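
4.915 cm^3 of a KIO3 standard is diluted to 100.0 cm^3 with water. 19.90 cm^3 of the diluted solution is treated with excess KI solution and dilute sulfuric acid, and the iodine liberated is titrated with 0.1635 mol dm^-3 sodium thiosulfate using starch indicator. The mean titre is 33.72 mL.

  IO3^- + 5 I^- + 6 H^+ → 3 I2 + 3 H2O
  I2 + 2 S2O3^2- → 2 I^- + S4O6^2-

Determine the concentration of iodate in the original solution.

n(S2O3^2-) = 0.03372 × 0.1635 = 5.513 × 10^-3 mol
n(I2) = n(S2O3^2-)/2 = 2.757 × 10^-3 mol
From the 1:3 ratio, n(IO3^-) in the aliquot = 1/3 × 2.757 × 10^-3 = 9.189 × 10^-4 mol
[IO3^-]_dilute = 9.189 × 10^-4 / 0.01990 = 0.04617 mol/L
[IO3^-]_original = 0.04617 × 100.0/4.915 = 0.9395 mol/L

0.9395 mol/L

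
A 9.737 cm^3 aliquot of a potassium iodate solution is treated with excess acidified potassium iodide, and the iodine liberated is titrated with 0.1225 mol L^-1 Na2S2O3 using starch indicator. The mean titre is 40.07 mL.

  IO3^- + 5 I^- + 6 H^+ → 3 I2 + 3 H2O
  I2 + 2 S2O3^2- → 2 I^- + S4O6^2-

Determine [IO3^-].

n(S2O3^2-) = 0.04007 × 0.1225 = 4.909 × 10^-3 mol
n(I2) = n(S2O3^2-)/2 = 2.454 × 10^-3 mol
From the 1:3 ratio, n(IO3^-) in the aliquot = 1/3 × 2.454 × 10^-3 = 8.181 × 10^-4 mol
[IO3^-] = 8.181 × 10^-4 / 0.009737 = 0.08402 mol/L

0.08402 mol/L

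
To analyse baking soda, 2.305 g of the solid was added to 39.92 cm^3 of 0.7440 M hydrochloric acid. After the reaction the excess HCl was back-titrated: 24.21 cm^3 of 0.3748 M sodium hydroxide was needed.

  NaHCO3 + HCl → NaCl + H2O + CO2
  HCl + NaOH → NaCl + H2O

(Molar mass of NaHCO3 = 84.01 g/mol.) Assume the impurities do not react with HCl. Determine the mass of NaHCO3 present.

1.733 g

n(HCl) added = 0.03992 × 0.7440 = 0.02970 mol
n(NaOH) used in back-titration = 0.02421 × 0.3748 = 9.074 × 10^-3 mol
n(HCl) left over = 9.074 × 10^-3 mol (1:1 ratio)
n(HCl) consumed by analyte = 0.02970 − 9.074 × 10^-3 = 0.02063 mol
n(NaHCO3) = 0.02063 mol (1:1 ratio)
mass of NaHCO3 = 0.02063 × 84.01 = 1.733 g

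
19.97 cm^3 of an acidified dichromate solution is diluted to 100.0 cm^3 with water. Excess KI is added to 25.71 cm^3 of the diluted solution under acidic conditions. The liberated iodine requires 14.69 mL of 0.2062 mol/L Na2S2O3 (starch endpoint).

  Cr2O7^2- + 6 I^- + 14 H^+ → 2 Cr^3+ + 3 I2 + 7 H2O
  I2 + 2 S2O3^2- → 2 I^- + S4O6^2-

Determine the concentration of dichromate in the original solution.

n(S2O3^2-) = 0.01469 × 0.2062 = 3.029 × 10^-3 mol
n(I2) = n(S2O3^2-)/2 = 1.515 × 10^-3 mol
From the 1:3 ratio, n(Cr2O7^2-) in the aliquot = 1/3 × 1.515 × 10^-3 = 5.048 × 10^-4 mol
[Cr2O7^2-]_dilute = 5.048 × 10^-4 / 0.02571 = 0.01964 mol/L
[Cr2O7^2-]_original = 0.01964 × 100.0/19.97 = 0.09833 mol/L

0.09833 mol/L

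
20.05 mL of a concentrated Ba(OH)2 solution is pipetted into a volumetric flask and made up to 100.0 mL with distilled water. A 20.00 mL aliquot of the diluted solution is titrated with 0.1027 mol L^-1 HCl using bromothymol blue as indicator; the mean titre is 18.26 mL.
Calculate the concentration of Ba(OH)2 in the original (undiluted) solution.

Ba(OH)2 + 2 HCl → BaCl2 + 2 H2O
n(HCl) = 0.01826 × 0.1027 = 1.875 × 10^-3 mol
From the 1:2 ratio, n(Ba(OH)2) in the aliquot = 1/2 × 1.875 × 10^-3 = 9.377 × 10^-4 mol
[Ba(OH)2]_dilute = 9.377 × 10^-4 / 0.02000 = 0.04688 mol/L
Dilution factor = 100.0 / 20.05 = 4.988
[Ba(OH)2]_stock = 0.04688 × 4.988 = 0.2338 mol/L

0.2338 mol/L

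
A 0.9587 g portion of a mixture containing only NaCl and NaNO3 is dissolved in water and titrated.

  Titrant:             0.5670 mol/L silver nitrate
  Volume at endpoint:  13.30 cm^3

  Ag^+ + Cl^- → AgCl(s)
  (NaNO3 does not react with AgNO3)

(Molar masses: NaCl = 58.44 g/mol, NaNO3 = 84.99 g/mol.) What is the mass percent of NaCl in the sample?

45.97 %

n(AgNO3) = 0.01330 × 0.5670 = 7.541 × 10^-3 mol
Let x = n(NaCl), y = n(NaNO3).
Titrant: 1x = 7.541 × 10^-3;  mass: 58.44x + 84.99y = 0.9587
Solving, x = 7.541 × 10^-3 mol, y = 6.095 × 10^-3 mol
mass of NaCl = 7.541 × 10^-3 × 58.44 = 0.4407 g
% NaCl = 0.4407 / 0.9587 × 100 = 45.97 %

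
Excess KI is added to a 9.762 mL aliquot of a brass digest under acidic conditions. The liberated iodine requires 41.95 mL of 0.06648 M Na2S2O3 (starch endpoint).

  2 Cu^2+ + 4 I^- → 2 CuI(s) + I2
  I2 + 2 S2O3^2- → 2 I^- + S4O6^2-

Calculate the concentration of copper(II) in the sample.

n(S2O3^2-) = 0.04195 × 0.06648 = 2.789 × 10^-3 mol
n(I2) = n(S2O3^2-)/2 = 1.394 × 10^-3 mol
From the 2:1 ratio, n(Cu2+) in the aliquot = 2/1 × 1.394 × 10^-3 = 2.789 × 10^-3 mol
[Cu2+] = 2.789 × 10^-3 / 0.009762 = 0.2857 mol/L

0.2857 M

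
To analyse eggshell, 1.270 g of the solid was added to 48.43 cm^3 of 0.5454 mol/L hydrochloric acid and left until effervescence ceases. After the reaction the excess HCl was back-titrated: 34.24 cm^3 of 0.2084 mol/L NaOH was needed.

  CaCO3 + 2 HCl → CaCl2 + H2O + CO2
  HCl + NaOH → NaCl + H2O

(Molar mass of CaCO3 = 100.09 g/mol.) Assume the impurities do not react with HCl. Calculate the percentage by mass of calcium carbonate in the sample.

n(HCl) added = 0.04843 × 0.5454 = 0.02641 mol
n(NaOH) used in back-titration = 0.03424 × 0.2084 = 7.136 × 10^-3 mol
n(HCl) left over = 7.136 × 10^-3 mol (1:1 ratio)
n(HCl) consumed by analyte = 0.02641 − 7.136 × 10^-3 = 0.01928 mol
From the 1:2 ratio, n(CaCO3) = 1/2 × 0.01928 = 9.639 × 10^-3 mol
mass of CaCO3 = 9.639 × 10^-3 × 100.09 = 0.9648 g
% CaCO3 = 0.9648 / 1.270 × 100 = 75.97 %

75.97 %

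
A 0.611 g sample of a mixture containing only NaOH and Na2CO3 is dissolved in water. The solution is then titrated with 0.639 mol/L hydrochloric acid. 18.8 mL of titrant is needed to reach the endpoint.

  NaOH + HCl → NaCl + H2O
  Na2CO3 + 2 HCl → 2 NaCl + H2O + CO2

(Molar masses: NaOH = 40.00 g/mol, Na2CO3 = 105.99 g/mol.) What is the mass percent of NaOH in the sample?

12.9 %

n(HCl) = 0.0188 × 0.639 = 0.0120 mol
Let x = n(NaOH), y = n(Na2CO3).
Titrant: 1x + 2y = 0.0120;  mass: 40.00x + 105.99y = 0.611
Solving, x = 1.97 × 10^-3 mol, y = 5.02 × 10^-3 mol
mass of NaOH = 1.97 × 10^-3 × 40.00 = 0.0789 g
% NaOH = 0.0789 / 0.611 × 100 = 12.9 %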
=-=-=-=-=
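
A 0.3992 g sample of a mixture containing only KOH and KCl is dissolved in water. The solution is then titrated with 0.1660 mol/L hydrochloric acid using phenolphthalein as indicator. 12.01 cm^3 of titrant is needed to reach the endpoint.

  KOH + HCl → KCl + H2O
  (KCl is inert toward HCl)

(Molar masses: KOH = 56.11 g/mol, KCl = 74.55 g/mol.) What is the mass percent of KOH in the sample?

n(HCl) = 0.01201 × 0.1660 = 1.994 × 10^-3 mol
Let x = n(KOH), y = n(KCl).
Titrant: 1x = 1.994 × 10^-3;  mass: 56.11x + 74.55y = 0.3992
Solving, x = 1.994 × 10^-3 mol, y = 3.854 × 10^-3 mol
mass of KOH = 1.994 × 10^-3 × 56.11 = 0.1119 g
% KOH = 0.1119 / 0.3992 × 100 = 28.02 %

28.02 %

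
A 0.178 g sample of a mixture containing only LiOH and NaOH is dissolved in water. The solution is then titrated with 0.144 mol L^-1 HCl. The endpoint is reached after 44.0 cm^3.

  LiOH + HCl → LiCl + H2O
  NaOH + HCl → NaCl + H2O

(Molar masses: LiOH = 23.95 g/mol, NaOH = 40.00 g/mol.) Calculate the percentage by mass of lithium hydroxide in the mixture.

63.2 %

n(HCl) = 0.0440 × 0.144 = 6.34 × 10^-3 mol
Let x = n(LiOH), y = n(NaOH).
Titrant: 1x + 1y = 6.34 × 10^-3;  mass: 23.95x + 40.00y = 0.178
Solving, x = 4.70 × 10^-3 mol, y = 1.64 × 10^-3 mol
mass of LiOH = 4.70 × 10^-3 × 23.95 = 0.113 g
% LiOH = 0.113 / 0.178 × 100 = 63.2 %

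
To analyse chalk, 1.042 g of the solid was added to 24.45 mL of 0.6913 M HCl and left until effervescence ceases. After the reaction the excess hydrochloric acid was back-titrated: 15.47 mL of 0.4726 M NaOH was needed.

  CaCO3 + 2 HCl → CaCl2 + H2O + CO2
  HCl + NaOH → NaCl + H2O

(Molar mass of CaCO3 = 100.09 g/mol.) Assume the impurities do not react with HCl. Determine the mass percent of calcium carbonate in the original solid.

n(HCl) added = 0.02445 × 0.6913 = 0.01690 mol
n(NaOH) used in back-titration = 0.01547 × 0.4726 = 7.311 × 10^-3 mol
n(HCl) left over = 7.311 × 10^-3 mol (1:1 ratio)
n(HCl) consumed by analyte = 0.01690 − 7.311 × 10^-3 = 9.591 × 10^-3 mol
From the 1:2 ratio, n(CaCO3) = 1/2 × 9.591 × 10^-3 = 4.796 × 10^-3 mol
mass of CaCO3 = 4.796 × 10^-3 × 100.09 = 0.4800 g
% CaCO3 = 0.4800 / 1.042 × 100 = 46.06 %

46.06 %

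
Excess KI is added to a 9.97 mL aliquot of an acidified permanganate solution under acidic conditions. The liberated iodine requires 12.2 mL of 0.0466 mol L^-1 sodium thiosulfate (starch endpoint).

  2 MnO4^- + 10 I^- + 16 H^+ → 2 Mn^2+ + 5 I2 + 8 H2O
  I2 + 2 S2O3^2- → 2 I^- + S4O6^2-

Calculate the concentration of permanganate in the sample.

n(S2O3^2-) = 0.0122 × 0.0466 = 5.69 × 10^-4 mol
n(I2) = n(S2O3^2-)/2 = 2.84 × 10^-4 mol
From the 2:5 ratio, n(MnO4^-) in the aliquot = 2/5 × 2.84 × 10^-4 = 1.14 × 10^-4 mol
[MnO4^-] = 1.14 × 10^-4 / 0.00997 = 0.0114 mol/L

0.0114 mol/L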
=-=-=-=-=
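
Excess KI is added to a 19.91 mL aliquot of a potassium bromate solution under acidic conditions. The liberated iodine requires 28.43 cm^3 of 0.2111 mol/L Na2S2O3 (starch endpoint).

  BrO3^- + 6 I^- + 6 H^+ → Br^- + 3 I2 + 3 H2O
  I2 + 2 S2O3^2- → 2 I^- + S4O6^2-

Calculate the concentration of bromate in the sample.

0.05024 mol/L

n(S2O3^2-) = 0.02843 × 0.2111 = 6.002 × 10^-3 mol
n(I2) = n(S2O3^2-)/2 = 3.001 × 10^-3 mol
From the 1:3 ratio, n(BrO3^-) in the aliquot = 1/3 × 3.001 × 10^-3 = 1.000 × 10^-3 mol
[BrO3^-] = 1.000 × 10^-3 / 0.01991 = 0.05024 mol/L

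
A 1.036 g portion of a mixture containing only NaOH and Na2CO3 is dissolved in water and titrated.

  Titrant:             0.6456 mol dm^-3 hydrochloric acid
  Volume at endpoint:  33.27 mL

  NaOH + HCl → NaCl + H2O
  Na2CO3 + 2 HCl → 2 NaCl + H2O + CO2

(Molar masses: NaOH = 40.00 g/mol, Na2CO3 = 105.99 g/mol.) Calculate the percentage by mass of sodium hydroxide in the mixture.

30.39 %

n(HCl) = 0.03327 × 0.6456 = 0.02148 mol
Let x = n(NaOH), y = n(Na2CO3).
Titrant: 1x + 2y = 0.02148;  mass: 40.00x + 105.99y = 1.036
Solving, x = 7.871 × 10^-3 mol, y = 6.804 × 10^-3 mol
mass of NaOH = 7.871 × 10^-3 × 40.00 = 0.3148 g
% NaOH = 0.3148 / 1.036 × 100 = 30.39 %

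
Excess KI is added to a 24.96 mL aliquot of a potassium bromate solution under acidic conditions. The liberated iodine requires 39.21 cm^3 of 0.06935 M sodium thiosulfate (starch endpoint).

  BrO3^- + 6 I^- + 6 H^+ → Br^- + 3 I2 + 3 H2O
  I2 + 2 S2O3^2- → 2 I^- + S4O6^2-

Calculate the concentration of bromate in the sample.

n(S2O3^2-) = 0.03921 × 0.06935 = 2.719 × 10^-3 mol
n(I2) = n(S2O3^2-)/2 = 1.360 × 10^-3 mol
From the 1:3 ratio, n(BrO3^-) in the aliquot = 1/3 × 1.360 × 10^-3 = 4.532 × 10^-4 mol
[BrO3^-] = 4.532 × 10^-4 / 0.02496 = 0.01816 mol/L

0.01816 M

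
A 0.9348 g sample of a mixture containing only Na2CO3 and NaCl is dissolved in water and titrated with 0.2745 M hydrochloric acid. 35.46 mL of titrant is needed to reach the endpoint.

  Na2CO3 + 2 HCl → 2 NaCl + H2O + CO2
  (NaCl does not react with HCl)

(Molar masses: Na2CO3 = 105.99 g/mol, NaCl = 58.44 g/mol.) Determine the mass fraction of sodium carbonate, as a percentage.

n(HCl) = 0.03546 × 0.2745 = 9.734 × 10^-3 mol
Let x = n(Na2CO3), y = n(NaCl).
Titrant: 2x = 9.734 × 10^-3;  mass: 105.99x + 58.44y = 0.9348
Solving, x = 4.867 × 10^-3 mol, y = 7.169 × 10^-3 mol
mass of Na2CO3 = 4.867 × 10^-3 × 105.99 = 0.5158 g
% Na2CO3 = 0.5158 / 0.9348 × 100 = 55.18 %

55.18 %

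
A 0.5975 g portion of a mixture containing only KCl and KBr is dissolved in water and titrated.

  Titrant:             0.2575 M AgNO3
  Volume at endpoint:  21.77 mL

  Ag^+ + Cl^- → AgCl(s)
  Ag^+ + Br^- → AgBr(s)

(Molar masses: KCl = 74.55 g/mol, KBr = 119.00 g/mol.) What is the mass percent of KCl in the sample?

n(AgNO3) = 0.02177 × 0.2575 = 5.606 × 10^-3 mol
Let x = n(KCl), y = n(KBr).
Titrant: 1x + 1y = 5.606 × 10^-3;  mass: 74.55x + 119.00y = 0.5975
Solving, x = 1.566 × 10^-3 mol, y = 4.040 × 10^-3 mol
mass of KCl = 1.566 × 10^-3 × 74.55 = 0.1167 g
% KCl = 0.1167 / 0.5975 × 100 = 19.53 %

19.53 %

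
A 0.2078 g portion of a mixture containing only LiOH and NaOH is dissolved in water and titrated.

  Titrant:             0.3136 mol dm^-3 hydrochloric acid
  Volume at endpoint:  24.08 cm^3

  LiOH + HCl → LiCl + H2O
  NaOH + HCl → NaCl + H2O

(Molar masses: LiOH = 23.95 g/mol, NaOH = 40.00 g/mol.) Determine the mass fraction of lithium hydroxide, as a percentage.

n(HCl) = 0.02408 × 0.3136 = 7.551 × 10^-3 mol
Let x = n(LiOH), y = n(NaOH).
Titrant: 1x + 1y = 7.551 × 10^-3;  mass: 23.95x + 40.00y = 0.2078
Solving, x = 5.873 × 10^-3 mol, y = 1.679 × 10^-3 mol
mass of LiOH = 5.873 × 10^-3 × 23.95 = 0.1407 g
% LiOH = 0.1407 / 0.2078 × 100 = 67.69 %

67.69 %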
=-=-=-=-=
= WHAT TO PRODUCE =
Lines that hold "does" are the ones to copy, so pick each out from the data.

= EXERCISE ANSWER =
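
  (NaNO3 does not react with AgNO3)
  (NaCl does not react with HCl)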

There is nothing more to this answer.